* [SUPPLIED MATERIAL]

────────

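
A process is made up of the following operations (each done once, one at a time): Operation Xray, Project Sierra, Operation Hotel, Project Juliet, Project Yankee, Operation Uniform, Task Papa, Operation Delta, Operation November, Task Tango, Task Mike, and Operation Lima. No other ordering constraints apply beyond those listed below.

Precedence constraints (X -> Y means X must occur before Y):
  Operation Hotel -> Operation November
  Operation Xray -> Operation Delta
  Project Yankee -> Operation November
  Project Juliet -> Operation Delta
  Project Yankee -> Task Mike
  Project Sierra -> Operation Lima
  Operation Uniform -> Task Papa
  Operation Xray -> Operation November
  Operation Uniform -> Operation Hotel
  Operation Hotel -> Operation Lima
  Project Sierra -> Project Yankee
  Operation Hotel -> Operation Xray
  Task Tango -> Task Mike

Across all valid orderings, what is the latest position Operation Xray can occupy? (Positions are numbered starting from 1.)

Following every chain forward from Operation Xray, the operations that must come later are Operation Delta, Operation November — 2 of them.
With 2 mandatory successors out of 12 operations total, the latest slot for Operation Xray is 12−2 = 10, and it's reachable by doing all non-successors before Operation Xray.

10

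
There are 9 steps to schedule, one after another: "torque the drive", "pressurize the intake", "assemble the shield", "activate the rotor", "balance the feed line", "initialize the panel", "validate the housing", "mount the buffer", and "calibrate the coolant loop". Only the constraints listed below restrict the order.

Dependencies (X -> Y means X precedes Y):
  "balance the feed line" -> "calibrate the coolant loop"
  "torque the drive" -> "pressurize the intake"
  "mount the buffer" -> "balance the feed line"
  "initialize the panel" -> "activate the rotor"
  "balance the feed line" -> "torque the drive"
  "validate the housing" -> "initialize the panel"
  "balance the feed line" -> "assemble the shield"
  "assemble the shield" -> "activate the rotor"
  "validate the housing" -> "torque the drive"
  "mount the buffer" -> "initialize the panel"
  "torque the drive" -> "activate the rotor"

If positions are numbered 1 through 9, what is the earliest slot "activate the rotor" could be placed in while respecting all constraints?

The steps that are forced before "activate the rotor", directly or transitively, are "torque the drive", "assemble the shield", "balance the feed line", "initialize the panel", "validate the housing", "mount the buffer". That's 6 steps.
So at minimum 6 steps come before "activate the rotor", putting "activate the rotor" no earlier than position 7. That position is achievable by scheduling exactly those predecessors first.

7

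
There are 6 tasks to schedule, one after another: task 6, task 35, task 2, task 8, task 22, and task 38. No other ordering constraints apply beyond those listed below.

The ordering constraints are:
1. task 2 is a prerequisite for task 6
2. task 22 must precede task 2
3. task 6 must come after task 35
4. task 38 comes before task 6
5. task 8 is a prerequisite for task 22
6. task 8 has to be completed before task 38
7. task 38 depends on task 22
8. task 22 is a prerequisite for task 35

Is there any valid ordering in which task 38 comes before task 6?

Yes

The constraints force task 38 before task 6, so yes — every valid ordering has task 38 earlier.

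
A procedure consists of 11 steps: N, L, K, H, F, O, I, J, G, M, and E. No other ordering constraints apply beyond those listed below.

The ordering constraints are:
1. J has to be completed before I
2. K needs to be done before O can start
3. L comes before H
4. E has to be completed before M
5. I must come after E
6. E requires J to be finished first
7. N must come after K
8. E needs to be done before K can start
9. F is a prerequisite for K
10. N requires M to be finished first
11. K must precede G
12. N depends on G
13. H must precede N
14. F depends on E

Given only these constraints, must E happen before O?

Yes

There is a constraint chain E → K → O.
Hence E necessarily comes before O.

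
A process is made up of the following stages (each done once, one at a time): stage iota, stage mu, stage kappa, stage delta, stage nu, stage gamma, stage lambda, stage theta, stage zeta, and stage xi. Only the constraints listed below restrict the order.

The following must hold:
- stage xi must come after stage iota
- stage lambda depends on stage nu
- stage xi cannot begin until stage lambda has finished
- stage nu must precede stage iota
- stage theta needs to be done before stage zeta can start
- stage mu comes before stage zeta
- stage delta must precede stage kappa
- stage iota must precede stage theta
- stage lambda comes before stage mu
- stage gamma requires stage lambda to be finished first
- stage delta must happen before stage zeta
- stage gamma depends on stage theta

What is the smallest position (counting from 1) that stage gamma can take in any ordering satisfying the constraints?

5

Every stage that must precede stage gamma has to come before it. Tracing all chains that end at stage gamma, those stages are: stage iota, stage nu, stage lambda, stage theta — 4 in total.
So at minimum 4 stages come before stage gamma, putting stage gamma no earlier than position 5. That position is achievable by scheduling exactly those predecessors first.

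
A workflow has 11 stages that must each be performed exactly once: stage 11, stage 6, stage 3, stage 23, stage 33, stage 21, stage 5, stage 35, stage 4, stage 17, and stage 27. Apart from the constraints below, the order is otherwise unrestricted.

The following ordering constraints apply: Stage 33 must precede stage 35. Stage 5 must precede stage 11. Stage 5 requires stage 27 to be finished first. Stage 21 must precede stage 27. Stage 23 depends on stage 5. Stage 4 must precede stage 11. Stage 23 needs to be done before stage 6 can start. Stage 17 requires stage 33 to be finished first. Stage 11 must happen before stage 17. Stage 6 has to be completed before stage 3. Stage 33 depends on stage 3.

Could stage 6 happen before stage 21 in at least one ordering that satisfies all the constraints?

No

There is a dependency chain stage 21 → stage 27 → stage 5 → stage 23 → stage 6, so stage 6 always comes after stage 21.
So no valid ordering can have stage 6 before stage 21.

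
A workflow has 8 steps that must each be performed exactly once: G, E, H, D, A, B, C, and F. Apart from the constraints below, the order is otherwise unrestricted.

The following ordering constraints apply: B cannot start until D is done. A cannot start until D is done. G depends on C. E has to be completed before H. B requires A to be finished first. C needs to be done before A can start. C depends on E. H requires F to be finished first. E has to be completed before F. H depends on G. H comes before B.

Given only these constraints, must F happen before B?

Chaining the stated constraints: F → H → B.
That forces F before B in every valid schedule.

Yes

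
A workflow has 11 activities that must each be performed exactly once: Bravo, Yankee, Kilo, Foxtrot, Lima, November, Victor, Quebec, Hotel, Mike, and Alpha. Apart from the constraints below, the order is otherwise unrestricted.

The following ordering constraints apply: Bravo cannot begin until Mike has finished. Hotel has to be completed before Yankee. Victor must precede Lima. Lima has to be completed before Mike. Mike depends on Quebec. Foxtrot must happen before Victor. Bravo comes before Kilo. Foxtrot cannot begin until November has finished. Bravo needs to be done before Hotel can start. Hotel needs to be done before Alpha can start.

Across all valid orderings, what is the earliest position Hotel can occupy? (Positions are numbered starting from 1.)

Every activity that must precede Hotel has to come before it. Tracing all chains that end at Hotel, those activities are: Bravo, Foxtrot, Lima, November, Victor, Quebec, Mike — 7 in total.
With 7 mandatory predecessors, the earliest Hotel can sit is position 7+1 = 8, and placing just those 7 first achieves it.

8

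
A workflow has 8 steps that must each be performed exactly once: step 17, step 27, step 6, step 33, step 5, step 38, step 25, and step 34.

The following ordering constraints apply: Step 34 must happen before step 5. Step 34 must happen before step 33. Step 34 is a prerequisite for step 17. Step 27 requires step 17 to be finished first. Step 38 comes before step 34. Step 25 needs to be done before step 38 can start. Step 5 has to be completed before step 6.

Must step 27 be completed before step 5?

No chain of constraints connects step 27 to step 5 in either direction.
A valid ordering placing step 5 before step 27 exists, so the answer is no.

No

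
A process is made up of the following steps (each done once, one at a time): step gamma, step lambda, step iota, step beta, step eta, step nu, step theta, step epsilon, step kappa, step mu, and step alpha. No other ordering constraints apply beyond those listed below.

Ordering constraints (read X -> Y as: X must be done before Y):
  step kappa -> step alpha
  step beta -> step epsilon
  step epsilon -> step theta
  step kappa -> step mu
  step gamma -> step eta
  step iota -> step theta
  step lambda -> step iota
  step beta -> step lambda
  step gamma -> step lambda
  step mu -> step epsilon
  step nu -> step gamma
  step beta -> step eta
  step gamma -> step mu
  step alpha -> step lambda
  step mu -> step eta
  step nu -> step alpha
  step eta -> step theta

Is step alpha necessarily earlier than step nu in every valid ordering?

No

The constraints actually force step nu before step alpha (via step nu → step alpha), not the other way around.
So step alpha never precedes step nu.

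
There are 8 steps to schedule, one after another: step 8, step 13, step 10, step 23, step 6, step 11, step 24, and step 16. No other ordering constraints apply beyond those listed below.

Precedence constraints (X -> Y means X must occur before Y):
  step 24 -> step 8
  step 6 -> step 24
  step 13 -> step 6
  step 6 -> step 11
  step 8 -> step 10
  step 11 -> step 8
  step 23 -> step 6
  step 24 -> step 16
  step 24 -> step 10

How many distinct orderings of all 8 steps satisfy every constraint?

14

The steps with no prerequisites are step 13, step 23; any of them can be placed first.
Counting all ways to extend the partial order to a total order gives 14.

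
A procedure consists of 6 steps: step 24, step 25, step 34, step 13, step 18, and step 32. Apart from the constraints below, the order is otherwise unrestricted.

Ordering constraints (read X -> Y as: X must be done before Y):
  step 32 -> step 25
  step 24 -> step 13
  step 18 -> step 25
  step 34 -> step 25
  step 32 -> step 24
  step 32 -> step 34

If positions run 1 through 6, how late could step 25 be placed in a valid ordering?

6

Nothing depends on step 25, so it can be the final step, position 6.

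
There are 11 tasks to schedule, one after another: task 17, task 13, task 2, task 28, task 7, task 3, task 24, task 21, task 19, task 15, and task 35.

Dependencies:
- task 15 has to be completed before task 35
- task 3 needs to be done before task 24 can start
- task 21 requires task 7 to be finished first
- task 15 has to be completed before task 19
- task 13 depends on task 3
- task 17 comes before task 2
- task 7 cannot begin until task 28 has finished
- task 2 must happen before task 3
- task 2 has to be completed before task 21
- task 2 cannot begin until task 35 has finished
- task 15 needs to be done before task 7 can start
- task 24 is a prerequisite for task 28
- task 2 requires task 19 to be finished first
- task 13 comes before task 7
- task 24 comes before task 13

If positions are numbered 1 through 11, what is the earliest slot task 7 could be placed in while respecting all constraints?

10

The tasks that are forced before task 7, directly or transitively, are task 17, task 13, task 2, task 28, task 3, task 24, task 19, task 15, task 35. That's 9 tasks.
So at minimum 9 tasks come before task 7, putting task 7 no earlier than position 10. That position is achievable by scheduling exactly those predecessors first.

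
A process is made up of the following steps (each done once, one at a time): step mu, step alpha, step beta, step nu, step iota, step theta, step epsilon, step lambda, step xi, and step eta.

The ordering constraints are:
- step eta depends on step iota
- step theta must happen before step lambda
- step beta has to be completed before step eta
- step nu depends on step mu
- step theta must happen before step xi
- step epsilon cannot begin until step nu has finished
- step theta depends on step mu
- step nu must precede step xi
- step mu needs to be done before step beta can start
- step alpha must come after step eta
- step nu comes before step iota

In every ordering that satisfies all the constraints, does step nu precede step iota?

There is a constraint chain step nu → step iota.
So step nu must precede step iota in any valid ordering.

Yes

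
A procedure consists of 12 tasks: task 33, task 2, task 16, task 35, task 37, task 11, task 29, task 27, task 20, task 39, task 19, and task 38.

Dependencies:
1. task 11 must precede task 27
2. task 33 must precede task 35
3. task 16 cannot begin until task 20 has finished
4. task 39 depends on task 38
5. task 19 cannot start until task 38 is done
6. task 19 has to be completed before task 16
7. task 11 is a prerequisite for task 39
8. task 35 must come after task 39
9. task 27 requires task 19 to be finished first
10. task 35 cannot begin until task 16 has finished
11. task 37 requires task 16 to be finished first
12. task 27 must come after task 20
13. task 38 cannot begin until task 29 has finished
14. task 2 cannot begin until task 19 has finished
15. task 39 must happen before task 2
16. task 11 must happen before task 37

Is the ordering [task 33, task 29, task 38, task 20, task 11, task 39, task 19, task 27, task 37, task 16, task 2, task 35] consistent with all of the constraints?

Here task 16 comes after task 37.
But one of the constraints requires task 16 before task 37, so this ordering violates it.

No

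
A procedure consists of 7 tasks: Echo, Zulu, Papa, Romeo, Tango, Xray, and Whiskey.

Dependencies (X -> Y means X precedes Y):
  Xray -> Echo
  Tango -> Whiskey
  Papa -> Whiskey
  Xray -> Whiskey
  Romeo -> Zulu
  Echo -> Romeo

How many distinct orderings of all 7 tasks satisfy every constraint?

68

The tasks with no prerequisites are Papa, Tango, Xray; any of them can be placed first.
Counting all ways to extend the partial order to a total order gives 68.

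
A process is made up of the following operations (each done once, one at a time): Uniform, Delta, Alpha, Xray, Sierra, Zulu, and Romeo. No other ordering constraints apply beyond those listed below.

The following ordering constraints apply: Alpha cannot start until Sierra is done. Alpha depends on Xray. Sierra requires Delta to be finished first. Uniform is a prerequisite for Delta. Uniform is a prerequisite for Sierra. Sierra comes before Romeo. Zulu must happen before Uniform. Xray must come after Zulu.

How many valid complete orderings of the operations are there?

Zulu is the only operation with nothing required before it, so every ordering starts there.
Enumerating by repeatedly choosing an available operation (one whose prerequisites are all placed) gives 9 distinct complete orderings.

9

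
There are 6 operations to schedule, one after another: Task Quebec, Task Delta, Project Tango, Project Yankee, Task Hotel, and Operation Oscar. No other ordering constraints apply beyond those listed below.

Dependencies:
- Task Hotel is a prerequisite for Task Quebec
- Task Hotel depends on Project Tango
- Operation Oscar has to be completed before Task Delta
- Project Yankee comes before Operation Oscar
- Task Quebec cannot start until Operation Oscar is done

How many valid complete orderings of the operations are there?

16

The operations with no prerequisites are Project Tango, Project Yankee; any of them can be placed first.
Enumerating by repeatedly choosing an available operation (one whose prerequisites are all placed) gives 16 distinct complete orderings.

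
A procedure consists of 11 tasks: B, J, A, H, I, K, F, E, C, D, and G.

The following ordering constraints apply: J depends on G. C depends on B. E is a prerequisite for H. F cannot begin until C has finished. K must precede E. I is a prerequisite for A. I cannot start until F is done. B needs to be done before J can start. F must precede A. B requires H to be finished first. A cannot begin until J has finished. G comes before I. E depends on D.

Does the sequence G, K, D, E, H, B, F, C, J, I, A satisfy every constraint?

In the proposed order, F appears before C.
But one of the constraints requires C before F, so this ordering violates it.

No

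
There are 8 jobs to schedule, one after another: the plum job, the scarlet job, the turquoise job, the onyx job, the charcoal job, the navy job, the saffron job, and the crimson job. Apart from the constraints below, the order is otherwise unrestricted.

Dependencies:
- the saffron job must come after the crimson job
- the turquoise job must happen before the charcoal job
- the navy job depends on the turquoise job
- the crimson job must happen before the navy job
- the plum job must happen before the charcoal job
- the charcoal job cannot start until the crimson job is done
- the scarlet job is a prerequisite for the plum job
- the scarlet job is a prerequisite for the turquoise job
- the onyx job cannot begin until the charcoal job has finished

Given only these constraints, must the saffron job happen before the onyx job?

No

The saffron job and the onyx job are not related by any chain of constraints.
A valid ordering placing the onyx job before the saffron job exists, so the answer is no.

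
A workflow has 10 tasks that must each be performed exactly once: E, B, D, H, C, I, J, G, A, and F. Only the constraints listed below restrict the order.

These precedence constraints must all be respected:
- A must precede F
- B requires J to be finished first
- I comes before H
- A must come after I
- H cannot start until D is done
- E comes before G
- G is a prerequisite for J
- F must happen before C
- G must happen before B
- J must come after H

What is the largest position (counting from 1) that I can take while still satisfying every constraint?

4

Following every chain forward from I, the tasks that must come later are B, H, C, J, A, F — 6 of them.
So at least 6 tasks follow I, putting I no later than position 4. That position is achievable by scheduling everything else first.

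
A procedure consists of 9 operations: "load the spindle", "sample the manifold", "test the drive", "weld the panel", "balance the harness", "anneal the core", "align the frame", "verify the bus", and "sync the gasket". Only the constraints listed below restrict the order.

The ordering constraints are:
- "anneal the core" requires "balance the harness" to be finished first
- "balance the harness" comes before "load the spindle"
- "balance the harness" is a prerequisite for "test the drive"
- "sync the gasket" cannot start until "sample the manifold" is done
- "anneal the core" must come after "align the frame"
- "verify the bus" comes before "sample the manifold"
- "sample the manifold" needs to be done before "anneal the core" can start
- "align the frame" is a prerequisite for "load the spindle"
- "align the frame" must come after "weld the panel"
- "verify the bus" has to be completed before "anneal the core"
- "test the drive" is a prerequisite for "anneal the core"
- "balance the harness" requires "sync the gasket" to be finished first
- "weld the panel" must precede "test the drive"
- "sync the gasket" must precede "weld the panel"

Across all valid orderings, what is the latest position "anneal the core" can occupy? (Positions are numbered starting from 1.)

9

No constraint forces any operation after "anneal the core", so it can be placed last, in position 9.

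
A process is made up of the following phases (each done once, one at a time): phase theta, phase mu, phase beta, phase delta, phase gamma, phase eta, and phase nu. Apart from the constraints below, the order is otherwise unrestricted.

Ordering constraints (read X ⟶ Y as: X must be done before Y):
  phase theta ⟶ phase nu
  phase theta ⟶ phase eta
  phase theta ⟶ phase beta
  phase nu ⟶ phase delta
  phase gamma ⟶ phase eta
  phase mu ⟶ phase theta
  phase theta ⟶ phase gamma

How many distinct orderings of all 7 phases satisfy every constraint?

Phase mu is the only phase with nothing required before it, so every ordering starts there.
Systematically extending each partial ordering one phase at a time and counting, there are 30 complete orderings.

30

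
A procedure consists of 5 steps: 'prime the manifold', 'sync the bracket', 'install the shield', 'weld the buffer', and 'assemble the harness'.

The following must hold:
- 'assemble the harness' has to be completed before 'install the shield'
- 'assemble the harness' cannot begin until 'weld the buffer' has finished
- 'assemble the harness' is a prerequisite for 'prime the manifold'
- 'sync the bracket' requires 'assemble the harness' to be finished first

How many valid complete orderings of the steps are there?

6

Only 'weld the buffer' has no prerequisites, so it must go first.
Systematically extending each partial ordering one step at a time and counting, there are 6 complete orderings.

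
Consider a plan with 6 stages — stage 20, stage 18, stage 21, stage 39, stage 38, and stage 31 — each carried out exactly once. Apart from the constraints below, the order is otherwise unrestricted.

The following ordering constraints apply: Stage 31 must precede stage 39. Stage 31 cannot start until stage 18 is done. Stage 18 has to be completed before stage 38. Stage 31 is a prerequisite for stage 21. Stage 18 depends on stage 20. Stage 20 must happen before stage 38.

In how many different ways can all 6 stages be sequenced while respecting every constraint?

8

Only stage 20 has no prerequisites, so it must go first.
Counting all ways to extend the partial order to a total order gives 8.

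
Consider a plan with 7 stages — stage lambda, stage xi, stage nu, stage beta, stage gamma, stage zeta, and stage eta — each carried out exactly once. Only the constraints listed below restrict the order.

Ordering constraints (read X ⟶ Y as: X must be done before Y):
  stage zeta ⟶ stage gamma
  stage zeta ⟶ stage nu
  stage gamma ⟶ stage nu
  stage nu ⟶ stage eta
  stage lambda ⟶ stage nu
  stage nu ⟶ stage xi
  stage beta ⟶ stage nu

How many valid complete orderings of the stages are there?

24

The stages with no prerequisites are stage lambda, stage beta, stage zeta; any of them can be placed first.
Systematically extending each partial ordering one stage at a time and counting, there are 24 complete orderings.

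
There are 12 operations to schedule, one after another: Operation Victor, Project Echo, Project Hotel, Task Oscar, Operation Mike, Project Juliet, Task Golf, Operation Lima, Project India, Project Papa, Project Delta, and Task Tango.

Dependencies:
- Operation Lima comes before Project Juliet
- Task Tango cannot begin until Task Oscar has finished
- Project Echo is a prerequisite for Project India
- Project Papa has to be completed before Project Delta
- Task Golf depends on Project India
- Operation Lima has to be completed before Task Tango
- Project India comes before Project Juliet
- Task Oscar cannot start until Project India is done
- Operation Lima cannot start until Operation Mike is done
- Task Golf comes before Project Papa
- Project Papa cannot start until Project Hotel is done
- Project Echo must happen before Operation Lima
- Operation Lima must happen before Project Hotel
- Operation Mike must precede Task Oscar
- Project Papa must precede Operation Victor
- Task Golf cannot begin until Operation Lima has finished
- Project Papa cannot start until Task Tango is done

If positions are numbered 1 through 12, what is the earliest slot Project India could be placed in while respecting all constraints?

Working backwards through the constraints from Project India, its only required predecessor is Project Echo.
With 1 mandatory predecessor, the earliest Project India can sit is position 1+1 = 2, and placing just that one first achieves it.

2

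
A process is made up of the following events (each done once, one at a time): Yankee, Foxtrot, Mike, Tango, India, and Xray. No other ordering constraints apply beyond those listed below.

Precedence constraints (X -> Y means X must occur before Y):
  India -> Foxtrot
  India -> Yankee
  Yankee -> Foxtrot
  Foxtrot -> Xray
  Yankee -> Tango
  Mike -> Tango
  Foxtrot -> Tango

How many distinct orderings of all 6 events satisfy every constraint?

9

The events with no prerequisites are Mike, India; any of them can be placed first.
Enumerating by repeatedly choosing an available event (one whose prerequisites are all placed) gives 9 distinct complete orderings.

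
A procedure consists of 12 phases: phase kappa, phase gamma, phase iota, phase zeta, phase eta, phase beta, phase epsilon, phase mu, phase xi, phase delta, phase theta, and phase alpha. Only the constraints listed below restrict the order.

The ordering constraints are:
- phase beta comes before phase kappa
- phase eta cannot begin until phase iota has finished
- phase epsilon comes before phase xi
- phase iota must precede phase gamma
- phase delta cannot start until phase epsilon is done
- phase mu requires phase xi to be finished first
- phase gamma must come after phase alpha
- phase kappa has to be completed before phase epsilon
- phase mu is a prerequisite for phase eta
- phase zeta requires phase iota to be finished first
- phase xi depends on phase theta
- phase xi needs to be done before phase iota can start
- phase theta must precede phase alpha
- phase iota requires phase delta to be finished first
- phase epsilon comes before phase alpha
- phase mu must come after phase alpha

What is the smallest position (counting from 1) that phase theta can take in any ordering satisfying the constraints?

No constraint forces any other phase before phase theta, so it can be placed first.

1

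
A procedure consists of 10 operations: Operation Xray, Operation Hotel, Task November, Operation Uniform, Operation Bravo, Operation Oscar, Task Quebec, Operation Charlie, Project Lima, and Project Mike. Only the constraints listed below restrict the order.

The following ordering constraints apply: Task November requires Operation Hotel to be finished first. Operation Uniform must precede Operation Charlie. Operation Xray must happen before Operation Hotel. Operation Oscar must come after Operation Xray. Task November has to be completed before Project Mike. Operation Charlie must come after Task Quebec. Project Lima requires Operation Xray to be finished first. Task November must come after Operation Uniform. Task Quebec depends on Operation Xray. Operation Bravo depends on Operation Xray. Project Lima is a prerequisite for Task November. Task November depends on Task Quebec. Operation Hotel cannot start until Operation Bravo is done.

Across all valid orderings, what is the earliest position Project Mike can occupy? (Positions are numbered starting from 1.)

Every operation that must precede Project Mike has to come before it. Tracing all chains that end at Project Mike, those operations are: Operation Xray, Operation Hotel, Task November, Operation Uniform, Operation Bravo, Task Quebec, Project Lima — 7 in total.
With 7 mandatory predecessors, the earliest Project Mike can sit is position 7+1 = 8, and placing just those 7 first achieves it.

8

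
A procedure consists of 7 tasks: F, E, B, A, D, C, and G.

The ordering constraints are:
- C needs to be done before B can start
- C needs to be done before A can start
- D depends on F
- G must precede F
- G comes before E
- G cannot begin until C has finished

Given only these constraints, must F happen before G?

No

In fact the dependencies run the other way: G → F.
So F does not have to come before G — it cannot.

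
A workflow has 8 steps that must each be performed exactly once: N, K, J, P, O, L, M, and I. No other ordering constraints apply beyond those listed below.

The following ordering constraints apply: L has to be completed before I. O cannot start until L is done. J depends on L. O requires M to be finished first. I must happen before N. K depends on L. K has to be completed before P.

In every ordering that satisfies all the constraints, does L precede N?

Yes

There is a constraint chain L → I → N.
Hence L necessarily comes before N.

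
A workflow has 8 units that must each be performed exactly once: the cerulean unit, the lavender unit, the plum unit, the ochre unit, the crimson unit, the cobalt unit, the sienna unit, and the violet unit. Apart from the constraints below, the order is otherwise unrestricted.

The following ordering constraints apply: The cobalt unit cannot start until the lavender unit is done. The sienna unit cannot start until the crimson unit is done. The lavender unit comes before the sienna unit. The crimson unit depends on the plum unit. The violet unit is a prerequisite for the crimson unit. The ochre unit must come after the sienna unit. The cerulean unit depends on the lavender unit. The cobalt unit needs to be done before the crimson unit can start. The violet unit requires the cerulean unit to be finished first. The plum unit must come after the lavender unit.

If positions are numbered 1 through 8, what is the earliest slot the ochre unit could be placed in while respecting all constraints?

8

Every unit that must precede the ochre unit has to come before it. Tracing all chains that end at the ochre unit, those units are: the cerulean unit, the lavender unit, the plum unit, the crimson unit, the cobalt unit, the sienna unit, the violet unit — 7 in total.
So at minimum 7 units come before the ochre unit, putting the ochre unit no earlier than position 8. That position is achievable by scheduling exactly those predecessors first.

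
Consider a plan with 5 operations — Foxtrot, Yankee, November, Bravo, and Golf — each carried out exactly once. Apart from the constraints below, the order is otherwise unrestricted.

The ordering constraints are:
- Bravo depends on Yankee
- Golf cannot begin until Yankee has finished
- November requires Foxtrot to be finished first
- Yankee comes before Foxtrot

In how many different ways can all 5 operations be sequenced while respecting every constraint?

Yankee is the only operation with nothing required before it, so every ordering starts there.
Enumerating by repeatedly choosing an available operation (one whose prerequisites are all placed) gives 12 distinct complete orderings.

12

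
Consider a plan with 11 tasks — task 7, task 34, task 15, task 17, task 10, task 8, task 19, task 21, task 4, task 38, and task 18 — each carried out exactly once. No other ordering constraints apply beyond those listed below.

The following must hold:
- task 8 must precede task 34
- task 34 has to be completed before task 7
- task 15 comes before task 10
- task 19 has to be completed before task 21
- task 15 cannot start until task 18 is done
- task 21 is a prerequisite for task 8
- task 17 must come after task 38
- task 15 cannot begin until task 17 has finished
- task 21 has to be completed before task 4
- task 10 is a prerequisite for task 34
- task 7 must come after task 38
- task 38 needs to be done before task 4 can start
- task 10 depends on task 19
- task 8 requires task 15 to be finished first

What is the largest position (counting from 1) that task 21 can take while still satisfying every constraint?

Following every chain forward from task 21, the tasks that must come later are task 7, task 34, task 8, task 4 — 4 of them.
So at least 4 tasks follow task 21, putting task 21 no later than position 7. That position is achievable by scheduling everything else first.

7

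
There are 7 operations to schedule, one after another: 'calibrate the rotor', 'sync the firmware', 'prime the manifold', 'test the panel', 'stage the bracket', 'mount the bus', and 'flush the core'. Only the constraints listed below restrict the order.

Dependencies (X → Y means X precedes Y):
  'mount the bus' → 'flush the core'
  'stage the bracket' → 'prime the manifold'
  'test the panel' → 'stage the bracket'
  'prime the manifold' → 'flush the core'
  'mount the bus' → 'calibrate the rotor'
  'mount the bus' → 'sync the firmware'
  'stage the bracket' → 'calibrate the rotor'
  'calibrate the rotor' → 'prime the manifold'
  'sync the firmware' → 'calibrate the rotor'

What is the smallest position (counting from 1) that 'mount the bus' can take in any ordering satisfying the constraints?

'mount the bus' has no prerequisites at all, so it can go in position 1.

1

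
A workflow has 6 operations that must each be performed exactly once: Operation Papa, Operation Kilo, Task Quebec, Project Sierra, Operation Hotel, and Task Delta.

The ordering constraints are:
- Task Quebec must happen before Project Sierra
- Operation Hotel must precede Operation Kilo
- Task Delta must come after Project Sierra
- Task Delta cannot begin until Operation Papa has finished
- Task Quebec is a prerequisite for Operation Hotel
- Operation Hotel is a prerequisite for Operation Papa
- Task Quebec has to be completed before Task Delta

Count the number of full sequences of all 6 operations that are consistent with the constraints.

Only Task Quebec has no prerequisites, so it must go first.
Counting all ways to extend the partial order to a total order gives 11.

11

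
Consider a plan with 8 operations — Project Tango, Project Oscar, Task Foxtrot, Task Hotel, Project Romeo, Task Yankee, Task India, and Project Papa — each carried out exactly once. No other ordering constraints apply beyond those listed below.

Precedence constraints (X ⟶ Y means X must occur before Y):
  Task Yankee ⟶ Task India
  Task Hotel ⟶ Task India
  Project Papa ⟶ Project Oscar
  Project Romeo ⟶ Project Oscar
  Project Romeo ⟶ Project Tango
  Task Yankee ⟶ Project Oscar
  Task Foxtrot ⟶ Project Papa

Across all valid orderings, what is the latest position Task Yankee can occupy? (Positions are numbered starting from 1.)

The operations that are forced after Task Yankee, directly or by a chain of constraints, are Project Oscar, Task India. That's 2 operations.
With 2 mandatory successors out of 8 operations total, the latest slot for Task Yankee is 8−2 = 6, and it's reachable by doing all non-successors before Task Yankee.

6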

────────

* [TASK BRIEF]
Return the total number of lines in the records that contain "load", without any explanation.

* [RESPONSE TO THE EXERCISE]
3